***** INFORMATION SHOWN

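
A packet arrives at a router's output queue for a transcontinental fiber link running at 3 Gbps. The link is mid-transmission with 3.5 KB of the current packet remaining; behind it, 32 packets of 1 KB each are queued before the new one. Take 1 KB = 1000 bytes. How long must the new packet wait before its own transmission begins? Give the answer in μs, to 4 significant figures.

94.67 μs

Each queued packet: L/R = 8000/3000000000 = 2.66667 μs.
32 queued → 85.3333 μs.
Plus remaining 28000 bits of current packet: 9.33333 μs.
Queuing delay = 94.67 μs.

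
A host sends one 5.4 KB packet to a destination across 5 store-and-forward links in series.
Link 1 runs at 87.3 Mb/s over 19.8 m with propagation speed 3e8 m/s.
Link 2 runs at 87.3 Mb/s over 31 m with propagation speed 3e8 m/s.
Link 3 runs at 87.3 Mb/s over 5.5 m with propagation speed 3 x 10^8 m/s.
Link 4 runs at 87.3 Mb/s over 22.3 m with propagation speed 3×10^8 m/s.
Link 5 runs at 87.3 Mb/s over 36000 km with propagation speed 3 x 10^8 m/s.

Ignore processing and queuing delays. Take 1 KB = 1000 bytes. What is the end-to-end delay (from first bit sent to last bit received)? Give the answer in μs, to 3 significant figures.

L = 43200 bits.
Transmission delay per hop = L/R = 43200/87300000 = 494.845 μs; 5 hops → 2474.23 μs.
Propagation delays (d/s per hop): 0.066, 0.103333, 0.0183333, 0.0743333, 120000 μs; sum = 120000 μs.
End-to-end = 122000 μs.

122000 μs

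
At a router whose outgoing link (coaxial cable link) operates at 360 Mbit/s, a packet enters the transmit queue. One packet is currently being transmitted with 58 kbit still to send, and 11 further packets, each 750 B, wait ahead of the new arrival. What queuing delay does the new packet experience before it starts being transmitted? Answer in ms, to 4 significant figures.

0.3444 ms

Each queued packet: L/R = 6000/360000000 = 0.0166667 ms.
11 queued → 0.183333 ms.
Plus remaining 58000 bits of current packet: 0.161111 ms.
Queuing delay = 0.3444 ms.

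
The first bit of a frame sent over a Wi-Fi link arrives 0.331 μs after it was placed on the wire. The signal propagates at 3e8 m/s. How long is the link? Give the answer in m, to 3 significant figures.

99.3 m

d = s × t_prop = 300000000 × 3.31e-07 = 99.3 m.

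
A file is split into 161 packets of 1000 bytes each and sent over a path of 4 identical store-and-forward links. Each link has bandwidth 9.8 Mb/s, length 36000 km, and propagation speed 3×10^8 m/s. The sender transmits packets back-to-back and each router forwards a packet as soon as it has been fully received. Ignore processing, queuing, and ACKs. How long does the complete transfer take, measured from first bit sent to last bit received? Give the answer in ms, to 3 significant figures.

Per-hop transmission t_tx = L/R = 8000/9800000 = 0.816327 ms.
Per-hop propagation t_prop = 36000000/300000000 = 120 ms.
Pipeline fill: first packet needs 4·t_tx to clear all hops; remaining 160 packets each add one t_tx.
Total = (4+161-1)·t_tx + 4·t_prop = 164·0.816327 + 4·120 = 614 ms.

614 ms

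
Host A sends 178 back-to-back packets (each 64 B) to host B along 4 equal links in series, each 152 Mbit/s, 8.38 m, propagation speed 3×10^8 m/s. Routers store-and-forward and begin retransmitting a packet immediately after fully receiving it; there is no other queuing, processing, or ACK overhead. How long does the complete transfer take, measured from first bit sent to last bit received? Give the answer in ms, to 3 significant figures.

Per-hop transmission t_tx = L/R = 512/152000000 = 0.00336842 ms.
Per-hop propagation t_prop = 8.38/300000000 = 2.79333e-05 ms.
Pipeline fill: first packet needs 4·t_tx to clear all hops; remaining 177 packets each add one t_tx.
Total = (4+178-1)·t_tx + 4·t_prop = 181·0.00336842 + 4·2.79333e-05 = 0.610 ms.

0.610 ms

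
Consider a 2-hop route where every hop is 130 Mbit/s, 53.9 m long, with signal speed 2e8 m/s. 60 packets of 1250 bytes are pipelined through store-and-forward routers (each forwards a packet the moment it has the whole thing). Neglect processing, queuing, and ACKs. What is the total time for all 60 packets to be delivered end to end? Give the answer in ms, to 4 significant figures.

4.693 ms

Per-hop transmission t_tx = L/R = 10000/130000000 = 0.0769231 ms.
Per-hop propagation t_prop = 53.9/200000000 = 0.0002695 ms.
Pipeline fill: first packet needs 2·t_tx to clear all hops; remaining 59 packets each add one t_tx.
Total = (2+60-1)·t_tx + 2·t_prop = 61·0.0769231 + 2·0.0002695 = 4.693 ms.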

**********

* **PROBLEM TO SOLVE**
Every line above that includes the word "runs" should be listed.

* **RESPONSE BELOW**
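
Link 1 runs at 87.3 Mb/s over 19.8 m with propagation speed 3e8 m/s.
Link 2 runs at 87.3 Mb/s over 31 m with propagation speed 3e8 m/s.
Link 3 runs at 87.3 Mb/s over 5.5 m with propagation speed 3 x 10^8 m/s.
Link 4 runs at 87.3 Mb/s over 22.3 m with propagation speed 3×10^8 m/s.
Link 5 runs at 87.3 Mb/s over 36000 km with propagation speed 3 x 10^8 m/s.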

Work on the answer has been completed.